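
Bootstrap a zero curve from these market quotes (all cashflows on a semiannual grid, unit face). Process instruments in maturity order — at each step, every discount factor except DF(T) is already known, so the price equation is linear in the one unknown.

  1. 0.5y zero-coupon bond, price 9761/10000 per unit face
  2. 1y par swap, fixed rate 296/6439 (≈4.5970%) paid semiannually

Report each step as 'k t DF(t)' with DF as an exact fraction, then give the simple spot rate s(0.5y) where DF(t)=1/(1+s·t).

step 1 [0.5y] zero: DF = P = 9761/10000 ≈ 0.976100
step 2 [1y] swap r/2=148/6439: DF=(1 − 148/6439·(0.976100))/(1+148/6439) = 2389/2500 ≈ 0.955600

1 1/2 9761/10000
2 1 2389/2500
s(0.5y) = (1/(9761/10000) − 1)/(1/2) = 478/9761 ≈ 4.8970%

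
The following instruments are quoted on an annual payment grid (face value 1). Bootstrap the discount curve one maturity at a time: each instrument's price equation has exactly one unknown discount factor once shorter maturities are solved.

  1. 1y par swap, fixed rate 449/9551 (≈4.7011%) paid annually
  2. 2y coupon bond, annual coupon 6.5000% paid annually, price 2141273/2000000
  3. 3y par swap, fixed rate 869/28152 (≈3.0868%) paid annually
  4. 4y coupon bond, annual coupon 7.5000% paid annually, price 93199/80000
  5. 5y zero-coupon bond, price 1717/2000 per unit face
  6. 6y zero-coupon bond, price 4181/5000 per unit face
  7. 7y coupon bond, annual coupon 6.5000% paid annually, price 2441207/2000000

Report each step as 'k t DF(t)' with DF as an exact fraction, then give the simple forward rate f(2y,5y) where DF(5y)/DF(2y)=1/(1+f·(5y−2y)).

step 1 [1y] swap r/1=449/9551: DF=(1 − 449/9551·(0))/(1+449/9551) = 9551/10000 ≈ 0.955100
step 2 [2y] bond c/1=13/200: DF=(2141273/2000000 − 13/200·(0.955100))/(1+13/200) = 947/1000 ≈ 0.947000
step 3 [3y] swap r/1=869/28152: DF=(1 − 869/28152·(0.955100+0.947000))/(1+869/28152) = 9131/10000 ≈ 0.913100
step 4 [4y] bond c/1=3/40: DF=(93199/80000 − 3/40·(0.955100+0.947000+0.913100))/(1+3/40) = 8873/10000 ≈ 0.887300
step 5 [5y] zero: DF = P = 1717/2000 ≈ 0.858500
step 6 [6y] zero: DF = P = 4181/5000 ≈ 0.836200
step 7 [7y] bond c/1=13/200: DF=(2441207/2000000 − 13/200·(0.955100+0.947000+0.913100+0.887300+0.858500+0.836200))/(1+13/200) = 8167/10000 ≈ 0.816700

1 1 9551/10000
2 2 947/1000
3 3 9131/10000
4 4 8873/10000
5 5 1717/2000
6 6 4181/5000
7 7 8167/10000
f(2y,5y) = ((947/1000)/(1717/2000) − 1)/(3) = 59/1717 ≈ 3.4362%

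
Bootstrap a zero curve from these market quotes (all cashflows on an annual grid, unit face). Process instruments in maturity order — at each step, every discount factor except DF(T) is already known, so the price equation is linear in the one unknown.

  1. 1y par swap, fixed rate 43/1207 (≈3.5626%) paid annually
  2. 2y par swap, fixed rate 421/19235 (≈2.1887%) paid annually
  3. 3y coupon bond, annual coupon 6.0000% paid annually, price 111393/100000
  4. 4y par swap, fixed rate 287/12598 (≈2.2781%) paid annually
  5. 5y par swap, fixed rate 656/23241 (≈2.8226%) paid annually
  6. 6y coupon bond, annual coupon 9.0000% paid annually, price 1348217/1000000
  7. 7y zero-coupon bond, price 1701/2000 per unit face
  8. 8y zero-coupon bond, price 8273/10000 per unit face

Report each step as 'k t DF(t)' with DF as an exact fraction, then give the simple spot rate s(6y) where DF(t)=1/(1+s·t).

step 1 [1y] swap r/1=43/1207: DF=(1 − 43/1207·(0))/(1+43/1207) = 1207/1250 ≈ 0.965600
step 2 [2y] swap r/1=421/19235: DF=(1 − 421/19235·(0.965600))/(1+421/19235) = 9579/10000 ≈ 0.957900
step 3 [3y] bond c/1=3/50: DF=(111393/100000 − 3/50·(0.965600+0.957900))/(1+3/50) = 471/500 ≈ 0.942000
step 4 [4y] swap r/1=287/12598: DF=(1 − 287/12598·(0.965600+0.957900+0.942000))/(1+287/12598) = 9139/10000 ≈ 0.913900
step 5 [5y] swap r/1=656/23241: DF=(1 − 656/23241·(0.965600+0.957900+0.942000+0.913900))/(1+656/23241) = 543/625 ≈ 0.868800
step 6 [6y] bond c/1=9/100: DF=(1348217/1000000 − 9/100·(0.965600+0.957900+0.942000+0.913900+0.868800))/(1+9/100) = 8531/10000 ≈ 0.853100
step 7 [7y] zero: DF = P = 1701/2000 ≈ 0.850500
step 8 [8y] zero: DF = P = 8273/10000 ≈ 0.827300

1 1 1207/1250
2 2 9579/10000
3 3 471/500
4 4 9139/10000
5 5 543/625
6 6 8531/10000
7 7 1701/2000
8 8 8273/10000
s(6y) = (1/(8531/10000) − 1)/(6) = 1469/51186 ≈ 2.8699%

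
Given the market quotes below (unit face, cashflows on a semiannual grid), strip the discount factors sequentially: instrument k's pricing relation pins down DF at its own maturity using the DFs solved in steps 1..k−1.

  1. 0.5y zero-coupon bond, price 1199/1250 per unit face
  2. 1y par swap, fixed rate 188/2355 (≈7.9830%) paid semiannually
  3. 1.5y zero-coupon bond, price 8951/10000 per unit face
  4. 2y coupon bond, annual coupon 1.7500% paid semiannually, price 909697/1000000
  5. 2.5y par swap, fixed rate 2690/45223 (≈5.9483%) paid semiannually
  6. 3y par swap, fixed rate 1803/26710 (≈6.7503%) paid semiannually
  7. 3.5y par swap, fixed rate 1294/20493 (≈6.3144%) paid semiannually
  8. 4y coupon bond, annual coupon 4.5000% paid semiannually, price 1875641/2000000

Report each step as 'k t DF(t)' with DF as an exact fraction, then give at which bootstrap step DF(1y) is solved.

1 1/2 1199/1250
2 1 578/625
3 3/2 8951/10000
4 2 8777/10000
5 5/2 1731/2000
6 3 8197/10000
7 7/2 8059/10000
8 4 7819/10000
DF(1y) is solved at step 2

step 1 [0.5y] zero: DF = P = 1199/1250 ≈ 0.959200
step 2 [1y] swap r/2=94/2355: DF=(1 − 94/2355·(0.959200))/(1+94/2355) = 578/625 ≈ 0.924800
step 3 [1.5y] zero: DF = P = 8951/10000 ≈ 0.895100
step 4 [2y] bond c/2=7/800: DF=(909697/1000000 − 7/800·(0.959200+0.924800+0.895100))/(1+7/800) = 8777/10000 ≈ 0.877700
step 5 [2.5y] swap r/2=1345/45223: DF=(1 − 1345/45223·(0.959200+0.924800+0.895100+0.877700))/(1+1345/45223) = 1731/2000 ≈ 0.865500
step 6 [3y] swap r/2=1803/53420: DF=(1 − 1803/53420·(0.959200+0.924800+0.895100+0.877700+0.865500))/(1+1803/53420) = 8197/10000 ≈ 0.819700
step 7 [3.5y] swap r/2=647/20493: DF=(1 − 647/20493·(0.959200+0.924800+0.895100+0.877700+0.865500+0.819700))/(1+647/20493) = 8059/10000 ≈ 0.805900
step 8 [4y] bond c/2=9/400: DF=(1875641/2000000 − 9/400·(0.959200+0.924800+0.895100+0.877700+0.865500+0.819700+0.805900))/(1+9/400) = 7819/10000 ≈ 0.781900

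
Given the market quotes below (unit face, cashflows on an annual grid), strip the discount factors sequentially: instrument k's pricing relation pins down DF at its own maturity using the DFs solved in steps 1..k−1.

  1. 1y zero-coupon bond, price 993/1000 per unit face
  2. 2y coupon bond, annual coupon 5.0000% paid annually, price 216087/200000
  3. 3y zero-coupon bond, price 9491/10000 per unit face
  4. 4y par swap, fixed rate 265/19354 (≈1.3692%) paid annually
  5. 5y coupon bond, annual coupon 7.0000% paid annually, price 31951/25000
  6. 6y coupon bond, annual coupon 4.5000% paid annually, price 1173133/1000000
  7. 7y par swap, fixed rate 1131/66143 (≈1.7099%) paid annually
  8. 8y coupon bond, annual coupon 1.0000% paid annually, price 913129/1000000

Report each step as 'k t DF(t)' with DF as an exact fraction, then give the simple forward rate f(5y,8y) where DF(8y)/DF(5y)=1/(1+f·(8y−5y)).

step 1 [1y] zero: DF = P = 993/1000 ≈ 0.993000
step 2 [2y] bond c/1=1/20: DF=(216087/200000 − 1/20·(0.993000))/(1+1/20) = 9817/10000 ≈ 0.981700
step 3 [3y] zero: DF = P = 9491/10000 ≈ 0.949100
step 4 [4y] swap r/1=265/19354: DF=(1 − 265/19354·(0.993000+0.981700+0.949100))/(1+265/19354) = 947/1000 ≈ 0.947000
step 5 [5y] bond c/1=7/100: DF=(31951/25000 − 7/100·(0.993000+0.981700+0.949100+0.947000))/(1+7/100) = 2353/2500 ≈ 0.941200
step 6 [6y] bond c/1=9/200: DF=(1173133/1000000 − 9/200·(0.993000+0.981700+0.949100+0.947000+0.941200))/(1+9/200) = 4577/5000 ≈ 0.915400
step 7 [7y] swap r/1=1131/66143: DF=(1 − 1131/66143·(0.993000+0.981700+0.949100+0.947000+0.941200+0.915400))/(1+1131/66143) = 8869/10000 ≈ 0.886900
step 8 [8y] bond c/1=1/100: DF=(913129/1000000 − 1/100·(0.993000+0.981700+0.949100+0.947000+0.941200+0.915400+0.886900))/(1+1/100) = 4193/5000 ≈ 0.838600

1 1 993/1000
2 2 9817/10000
3 3 9491/10000
4 4 947/1000
5 5 2353/2500
6 6 4577/5000
7 7 8869/10000
8 8 4193/5000
f(5y,8y) = ((2353/2500)/(4193/5000) − 1)/(3) = 171/4193 ≈ 4.0782%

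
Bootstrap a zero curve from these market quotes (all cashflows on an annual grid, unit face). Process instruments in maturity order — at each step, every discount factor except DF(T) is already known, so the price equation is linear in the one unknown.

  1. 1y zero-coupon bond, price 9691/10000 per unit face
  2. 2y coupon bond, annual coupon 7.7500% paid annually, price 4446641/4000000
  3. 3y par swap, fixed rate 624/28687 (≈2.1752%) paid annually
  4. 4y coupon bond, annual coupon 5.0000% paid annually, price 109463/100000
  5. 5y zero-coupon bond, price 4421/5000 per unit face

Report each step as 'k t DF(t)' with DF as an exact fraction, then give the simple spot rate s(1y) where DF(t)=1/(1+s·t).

step 1 [1y] zero: DF = P = 9691/10000 ≈ 0.969100
step 2 [2y] bond c/1=31/400: DF=(4446641/4000000 − 31/400·(0.969100))/(1+31/400) = 481/500 ≈ 0.962000
step 3 [3y] swap r/1=624/28687: DF=(1 − 624/28687·(0.969100+0.962000))/(1+624/28687) = 586/625 ≈ 0.937600
step 4 [4y] bond c/1=1/20: DF=(109463/100000 − 1/20·(0.969100+0.962000+0.937600))/(1+1/20) = 9059/10000 ≈ 0.905900
step 5 [5y] zero: DF = P = 4421/5000 ≈ 0.884200

1 1 9691/10000
2 2 481/500
3 3 586/625
4 4 9059/10000
5 5 4421/5000
s(1y) = (1/(9691/10000) − 1)/(1) = 309/9691 ≈ 3.1885%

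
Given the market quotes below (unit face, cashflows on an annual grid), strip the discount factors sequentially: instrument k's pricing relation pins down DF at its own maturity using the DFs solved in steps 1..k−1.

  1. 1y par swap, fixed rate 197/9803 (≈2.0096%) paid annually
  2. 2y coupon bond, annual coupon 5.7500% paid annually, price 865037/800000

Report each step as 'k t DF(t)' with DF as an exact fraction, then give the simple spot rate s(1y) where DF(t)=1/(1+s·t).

step 1 [1y] swap r/1=197/9803: DF=(1 − 197/9803·(0))/(1+197/9803) = 9803/10000 ≈ 0.980300
step 2 [2y] bond c/1=23/400: DF=(865037/800000 − 23/400·(0.980300))/(1+23/400) = 2423/2500 ≈ 0.969200

1 1 9803/10000
2 2 2423/2500
s(1y) = (1/(9803/10000) − 1)/(1) = 197/9803 ≈ 2.0096%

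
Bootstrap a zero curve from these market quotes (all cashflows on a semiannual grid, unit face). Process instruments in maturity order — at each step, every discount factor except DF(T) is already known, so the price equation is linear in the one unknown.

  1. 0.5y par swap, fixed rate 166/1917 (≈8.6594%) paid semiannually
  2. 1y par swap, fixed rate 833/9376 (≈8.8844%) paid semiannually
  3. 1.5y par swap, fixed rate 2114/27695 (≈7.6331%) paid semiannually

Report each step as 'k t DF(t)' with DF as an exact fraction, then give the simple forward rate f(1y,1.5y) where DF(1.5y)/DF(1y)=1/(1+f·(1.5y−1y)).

1 1/2 1917/2000
2 1 9167/10000
3 3/2 8943/10000
f(1y,1.5y) = ((9167/10000)/(8943/10000) − 1)/(1/2) = 448/8943 ≈ 5.0095%

step 1 [0.5y] swap r/2=83/1917: DF=(1 − 83/1917·(0))/(1+83/1917) = 1917/2000 ≈ 0.958500
step 2 [1y] swap r/2=833/18752: DF=(1 − 833/18752·(0.958500))/(1+833/18752) = 9167/10000 ≈ 0.916700
step 3 [1.5y] swap r/2=1057/27695: DF=(1 − 1057/27695·(0.958500+0.916700))/(1+1057/27695) = 8943/10000 ≈ 0.894300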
--------
* Exercise objective
Every line above from the line with "1. 1y par swap, fixed rate 197/9803" to the line with "1. 0.5y par", inclusive, must be returned exactly; no other line belongs in the reply.

* Answer to this exercise
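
  1. 1y par swap, fixed rate 197/9803 (≈2.0096%) paid annually
  2. 2y coupon bond, annual coupon 5.7500% paid annually, price 865037/800000

Report each step as 'k t DF(t)' with DF as an exact fraction, then give the simple spot rate s(1y) where DF(t)=1/(1+s·t).

step 1 [1y] swap r/1=197/9803: DF=(1 − 197/9803·(0))/(1+197/9803) = 9803/10000 ≈ 0.980300
step 2 [2y] bond c/1=23/400: DF=(865037/800000 − 23/400·(0.980300))/(1+23/400) = 2423/2500 ≈ 0.969200

1 1 9803/10000
2 2 2423/2500
s(1y) = (1/(9803/10000) − 1)/(1) = 197/9803 ≈ 2.0096%

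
Bootstrap a zero curve from these market quotes (all cashflows on a semiannual grid, unit face). Process instruments in maturity order — at each step, every discount factor except DF(T) is already known, so the price equation is linear in the one unknown.

  1. 0.5y par swap, fixed rate 166/1917 (≈8.6594%) paid semiannually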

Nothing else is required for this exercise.